• _Work to complete_
Each line from the one containing "O. Liam has" through the last line of the entries below is to be transcribed exactly. Nothing else belongs in the reply.

-*-*-

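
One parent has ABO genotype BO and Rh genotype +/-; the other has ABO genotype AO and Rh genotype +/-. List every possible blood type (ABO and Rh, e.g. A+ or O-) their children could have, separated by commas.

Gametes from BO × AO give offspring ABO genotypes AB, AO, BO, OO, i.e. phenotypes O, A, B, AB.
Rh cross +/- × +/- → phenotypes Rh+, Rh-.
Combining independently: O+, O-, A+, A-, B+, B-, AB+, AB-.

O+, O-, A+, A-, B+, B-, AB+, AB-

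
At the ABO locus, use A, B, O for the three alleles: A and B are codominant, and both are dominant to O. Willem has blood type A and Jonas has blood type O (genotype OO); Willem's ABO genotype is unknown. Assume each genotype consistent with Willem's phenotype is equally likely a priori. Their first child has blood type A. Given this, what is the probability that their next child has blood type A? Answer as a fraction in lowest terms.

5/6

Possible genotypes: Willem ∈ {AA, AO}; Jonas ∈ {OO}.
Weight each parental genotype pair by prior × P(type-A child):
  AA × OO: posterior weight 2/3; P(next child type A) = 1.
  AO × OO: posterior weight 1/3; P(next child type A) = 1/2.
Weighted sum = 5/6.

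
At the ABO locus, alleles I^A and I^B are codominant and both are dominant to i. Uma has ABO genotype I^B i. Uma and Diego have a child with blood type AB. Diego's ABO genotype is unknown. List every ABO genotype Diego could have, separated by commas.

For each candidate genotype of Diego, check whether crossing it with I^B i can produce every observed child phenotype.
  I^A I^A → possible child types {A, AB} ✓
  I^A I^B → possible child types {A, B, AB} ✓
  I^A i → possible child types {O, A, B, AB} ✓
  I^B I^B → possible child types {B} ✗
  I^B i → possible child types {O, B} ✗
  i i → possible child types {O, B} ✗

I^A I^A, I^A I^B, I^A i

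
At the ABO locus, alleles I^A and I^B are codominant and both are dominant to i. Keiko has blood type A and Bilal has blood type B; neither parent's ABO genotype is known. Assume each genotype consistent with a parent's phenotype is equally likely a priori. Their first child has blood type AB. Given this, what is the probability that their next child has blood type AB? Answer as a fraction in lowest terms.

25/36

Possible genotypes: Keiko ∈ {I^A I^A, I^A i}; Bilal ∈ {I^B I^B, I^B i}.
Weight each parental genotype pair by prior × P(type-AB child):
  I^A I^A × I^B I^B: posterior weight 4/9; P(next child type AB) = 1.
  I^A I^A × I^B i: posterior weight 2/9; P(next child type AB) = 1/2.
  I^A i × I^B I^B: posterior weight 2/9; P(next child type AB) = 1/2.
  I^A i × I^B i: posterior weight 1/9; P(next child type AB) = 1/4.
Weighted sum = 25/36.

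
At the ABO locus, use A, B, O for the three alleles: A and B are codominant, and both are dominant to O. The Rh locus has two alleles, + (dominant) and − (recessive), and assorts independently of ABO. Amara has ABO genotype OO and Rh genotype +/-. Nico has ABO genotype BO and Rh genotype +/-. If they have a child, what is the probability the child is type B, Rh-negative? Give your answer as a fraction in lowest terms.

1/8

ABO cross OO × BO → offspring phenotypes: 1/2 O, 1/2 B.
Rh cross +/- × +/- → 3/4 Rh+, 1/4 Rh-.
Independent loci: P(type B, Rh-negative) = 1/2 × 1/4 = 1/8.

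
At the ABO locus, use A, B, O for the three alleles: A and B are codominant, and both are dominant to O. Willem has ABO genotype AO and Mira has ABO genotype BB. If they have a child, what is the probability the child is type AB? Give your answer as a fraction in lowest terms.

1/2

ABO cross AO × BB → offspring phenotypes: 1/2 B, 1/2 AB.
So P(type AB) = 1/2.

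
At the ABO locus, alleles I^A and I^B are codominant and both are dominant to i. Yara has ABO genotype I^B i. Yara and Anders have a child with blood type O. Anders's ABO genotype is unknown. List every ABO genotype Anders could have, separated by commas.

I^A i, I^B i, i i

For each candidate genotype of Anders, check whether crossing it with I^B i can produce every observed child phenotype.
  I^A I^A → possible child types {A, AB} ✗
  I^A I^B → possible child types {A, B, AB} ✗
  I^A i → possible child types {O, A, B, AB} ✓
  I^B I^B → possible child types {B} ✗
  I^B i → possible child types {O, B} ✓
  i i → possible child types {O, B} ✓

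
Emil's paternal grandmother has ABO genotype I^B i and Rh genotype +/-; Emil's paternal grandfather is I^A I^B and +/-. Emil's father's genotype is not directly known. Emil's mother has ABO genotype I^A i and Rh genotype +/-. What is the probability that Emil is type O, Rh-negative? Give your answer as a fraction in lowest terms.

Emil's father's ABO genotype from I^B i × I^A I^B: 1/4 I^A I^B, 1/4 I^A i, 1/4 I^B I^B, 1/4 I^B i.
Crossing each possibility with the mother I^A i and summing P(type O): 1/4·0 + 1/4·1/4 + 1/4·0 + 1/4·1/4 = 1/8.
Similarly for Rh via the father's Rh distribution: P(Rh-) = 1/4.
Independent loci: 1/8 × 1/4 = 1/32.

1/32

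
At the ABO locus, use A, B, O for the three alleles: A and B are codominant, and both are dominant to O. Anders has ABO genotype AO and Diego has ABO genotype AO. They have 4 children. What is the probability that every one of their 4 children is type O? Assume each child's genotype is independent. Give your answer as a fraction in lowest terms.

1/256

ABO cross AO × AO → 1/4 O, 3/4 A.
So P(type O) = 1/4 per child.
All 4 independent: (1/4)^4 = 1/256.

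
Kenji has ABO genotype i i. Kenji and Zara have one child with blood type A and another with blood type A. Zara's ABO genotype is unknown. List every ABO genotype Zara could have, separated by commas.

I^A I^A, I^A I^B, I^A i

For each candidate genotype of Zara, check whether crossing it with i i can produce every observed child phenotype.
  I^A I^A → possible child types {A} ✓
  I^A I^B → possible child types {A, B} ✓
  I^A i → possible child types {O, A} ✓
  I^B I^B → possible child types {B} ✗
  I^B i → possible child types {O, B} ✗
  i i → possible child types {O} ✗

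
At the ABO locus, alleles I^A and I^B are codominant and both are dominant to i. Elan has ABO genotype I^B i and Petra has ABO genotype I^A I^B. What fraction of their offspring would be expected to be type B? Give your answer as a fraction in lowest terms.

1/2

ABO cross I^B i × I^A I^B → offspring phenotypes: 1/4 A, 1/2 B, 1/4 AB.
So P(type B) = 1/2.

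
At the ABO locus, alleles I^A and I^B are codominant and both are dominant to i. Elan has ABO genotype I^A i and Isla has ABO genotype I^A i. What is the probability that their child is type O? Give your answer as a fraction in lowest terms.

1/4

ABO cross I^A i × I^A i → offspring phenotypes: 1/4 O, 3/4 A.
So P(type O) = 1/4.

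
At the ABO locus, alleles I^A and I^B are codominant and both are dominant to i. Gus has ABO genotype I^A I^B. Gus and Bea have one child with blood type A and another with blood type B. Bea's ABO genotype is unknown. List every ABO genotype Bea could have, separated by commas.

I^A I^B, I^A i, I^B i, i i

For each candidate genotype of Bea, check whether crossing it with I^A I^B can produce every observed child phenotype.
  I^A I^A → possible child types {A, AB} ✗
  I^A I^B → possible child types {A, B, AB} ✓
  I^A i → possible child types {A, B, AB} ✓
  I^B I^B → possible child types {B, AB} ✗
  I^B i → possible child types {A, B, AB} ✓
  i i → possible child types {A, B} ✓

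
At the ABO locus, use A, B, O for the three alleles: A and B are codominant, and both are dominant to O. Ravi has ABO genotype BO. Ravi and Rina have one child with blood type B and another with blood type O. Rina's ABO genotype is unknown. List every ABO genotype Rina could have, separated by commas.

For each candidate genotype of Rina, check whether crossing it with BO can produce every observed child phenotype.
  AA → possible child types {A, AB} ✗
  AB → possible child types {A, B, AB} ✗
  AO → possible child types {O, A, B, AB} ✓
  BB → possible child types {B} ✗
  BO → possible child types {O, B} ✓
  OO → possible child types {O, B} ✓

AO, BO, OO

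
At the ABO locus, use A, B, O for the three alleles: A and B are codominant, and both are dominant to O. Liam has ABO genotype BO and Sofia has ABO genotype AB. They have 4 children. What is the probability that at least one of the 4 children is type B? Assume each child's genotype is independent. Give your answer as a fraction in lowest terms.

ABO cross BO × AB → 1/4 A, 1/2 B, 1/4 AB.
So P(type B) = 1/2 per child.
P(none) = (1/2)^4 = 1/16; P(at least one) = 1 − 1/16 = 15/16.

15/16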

-*-*-

• _Answer for the task_
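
At the ABO locus, use A, B, O for the three alleles: A and B are codominant, and both are dominant to O. Liam has ABO genotype BO and Sofia has ABO genotype AB. They have 4 children. What is the probability that at least one of the 4 children is type B? Assume each child's genotype is independent. Give your answer as a fraction in lowest terms.

ABO cross BO × AB → 1/4 A, 1/2 B, 1/4 AB.
So P(type B) = 1/2 per child.
P(none) = (1/2)^4 = 1/16; P(at least one) = 1 − 1/16 = 15/16.

15/16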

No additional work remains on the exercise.